TASK DESCRIPTION. The data should be duplicated exactly, with every word kept as it is.

DATA.
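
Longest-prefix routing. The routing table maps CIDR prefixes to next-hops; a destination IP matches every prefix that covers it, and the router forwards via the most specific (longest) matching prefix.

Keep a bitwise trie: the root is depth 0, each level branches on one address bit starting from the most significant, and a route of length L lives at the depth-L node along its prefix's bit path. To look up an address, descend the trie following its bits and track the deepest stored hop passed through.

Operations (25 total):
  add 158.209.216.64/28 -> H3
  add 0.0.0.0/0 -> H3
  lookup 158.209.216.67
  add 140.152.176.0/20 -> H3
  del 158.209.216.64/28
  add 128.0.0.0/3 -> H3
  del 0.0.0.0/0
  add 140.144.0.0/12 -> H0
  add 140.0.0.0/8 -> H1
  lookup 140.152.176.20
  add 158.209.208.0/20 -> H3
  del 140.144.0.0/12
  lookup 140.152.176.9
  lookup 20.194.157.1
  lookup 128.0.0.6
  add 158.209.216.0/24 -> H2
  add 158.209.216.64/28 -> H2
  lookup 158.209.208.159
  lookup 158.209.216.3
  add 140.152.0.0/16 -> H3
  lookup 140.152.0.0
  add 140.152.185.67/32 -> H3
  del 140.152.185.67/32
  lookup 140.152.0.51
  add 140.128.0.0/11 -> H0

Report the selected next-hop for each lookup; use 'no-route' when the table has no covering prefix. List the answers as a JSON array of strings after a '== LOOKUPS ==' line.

Apply in order:
  + 158.209.216.64/28 (H3) depth=28
  + 0.0.0.0/0 (H3) depth=0
  ? 158.209.216.67  path d0:H3→d1:-→d2:-→d3:-→d4:-→d5:-→d6:-→d7:-→d8:-→d9:-→d10:-→d11:-→d12:-→d13:-→d14:-→d15:-→d16:-→d17:-→d18:-→d19:-→d20:-→d21:-→d22:-→d23:-→d24:-→d25:-→d26:-→d27:-→d28:H3  best=H3
  + 140.152.176.0/20 (H3) depth=20
  del 158.209.216.64/28 (clear depth 28)
  + 128.0.0.0/3 (H3) depth=3
  del 0.0.0.0/0 (clear depth 0)
  + 140.144.0.0/12 (H0) depth=12
  + 140.0.0.0/8 (H1) depth=8
  ? 140.152.176.20  path d0:-→d1:-→d2:-→d3:H3→d4:-→d5:-→d6:-→d7:-→d8:H1→d9:-→d10:-→d11:-→d12:H0→d13:-→d14:-→d15:-→d16:-→d17:-→d18:-→d19:-→d20:H3  best=H3
  + 158.209.208.0/20 (H3) depth=20
  del 140.144.0.0/12 (clear depth 12)
  ? 140.152.176.9  path d0:-→d1:-→d2:-→d3:H3→d4:-→d5:-→d6:-→d7:-→d8:H1→d9:-→d10:-→d11:-→d12:-→d13:-→d14:-→d15:-→d16:-→d17:-→d18:-→d19:-→d20:H3  best=H3
  ? 20.194.157.1  path d0:-  best=no-route
  ? 128.0.0.6  path d0:-→d1:-→d2:-→d3:H3→d4:-  best=H3
  + 158.209.216.0/24 (H2) depth=24
  + 158.209.216.64/28 (H2) depth=28
  ? 158.209.208.159  path d0:-→d1:-→d2:-→d3:H3→d4:-→d5:-→d6:-→d7:-→d8:-→d9:-→d10:-→d11:-→d12:-→d13:-→d14:-→d15:-→d16:-→d17:-→d18:-→d19:-→d20:H3  best=H3
  ? 158.209.216.3  path d0:-→d1:-→d2:-→d3:H3→d4:-→d5:-→d6:-→d7:-→d8:-→d9:-→d10:-→d11:-→d12:-→d13:-→d14:-→d15:-→d16:-→d17:-→d18:-→d19:-→d20:H3→d21:-→d22:-→d23:-→d24:H2→d25:-  best=H2
  + 140.152.0.0/16 (H3) depth=16
  ? 140.152.0.0  path d0:-→d1:-→d2:-→d3:H3→d4:-→d5:-→d6:-→d7:-→d8:H1→d9:-→d10:-→d11:-→d12:-→d13:-→d14:-→d15:-→d16:H3  best=H3
  + 140.152.185.67/32 (H3) depth=32
  del 140.152.185.67/32 (clear depth 32)
  ? 140.152.0.51  path d0:-→d1:-→d2:-→d3:H3→d4:-→d5:-→d6:-→d7:-→d8:H1→d9:-→d10:-→d11:-→d12:-→d13:-→d14:-→d15:-→d16:H3  best=H3
  + 140.128.0.0/11 (H0) depth=11

== LOOKUPS ==
["H3","H3","H3","no-route","H3","H3","H2","H3","H3"]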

PROBLEM SOLUTION.
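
Longest-prefix routing. The routing table maps CIDR prefixes to next-hops; a destination IP matches every prefix that covers it, and the router forwards via the most specific (longest) matching prefix.

Keep a bitwise trie: the root is depth 0, each level branches on one address bit starting from the most significant, and a route of length L lives at the depth-L node along its prefix's bit path. To look up an address, descend the trie following its bits and track the deepest stored hop passed through.

Operations (25 total):
  add 158.209.216.64/28 -> H3
  add 0.0.0.0/0 -> H3
  lookup 158.209.216.67
  add 140.152.176.0/20 -> H3
  del 158.209.216.64/28
  add 128.0.0.0/3 -> H3
  del 0.0.0.0/0
  add 140.144.0.0/12 -> H0
  add 140.0.0.0/8 -> H1
  lookup 140.152.176.20
  add 158.209.208.0/20 -> H3
  del 140.144.0.0/12
  lookup 140.152.176.9
  lookup 20.194.157.1
  lookup 128.0.0.6
  add 158.209.216.0/24 -> H2
  add 158.209.216.64/28 -> H2
  lookup 158.209.208.159
  lookup 158.209.216.3
  add 140.152.0.0/16 -> H3
  lookup 140.152.0.0
  add 140.152.185.67/32 -> H3
  del 140.152.185.67/32
  lookup 140.152.0.51
  add 140.128.0.0/11 -> H0

Report the selected next-hop for each lookup; use 'no-route' when the table has no covering prefix. List the answers as a JSON array of strings after a '== LOOKUPS ==' line.

Apply in order:
  + 158.209.216.64/28 (H3) depth=28
  + 0.0.0.0/0 (H3) depth=0
  ? 158.209.216.67  path d0:H3→d1:-→d2:-→d3:-→d4:-→d5:-→d6:-→d7:-→d8:-→d9:-→d10:-→d11:-→d12:-→d13:-→d14:-→d15:-→d16:-→d17:-→d18:-→d19:-→d20:-→d21:-→d22:-→d23:-→d24:-→d25:-→d26:-→d27:-→d28:H3  best=H3
  + 140.152.176.0/20 (H3) depth=20
  del 158.209.216.64/28 (clear depth 28)
  + 128.0.0.0/3 (H3) depth=3
  del 0.0.0.0/0 (clear depth 0)
  + 140.144.0.0/12 (H0) depth=12
  + 140.0.0.0/8 (H1) depth=8
  ? 140.152.176.20  path d0:-→d1:-→d2:-→d3:H3→d4:-→d5:-→d6:-→d7:-→d8:H1→d9:-→d10:-→d11:-→d12:H0→d13:-→d14:-→d15:-→d16:-→d17:-→d18:-→d19:-→d20:H3  best=H3
  + 158.209.208.0/20 (H3) depth=20
  del 140.144.0.0/12 (clear depth 12)
  ? 140.152.176.9  path d0:-→d1:-→d2:-→d3:H3→d4:-→d5:-→d6:-→d7:-→d8:H1→d9:-→d10:-→d11:-→d12:-→d13:-→d14:-→d15:-→d16:-→d17:-→d18:-→d19:-→d20:H3  best=H3
  ? 20.194.157.1  path d0:-  best=no-route
  ? 128.0.0.6  path d0:-→d1:-→d2:-→d3:H3→d4:-  best=H3
  + 158.209.216.0/24 (H2) depth=24
  + 158.209.216.64/28 (H2) depth=28
  ? 158.209.208.159  path d0:-→d1:-→d2:-→d3:H3→d4:-→d5:-→d6:-→d7:-→d8:-→d9:-→d10:-→d11:-→d12:-→d13:-→d14:-→d15:-→d16:-→d17:-→d18:-→d19:-→d20:H3  best=H3
  ? 158.209.216.3  path d0:-→d1:-→d2:-→d3:H3→d4:-→d5:-→d6:-→d7:-→d8:-→d9:-→d10:-→d11:-→d12:-→d13:-→d14:-→d15:-→d16:-→d17:-→d18:-→d19:-→d20:H3→d21:-→d22:-→d23:-→d24:H2→d25:-  best=H2
  + 140.152.0.0/16 (H3) depth=16
  ? 140.152.0.0  path d0:-→d1:-→d2:-→d3:H3→d4:-→d5:-→d6:-→d7:-→d8:H1→d9:-→d10:-→d11:-→d12:-→d13:-→d14:-→d15:-→d16:H3  best=H3
  + 140.152.185.67/32 (H3) depth=32
  del 140.152.185.67/32 (clear depth 32)
  ? 140.152.0.51  path d0:-→d1:-→d2:-→d3:H3→d4:-→d5:-→d6:-→d7:-→d8:H1→d9:-→d10:-→d11:-→d12:-→d13:-→d14:-→d15:-→d16:H3  best=H3
  + 140.128.0.0/11 (H0) depth=11

== LOOKUPS ==
["H3","H3","H3","no-route","H3","H3","H2","H3","H3"]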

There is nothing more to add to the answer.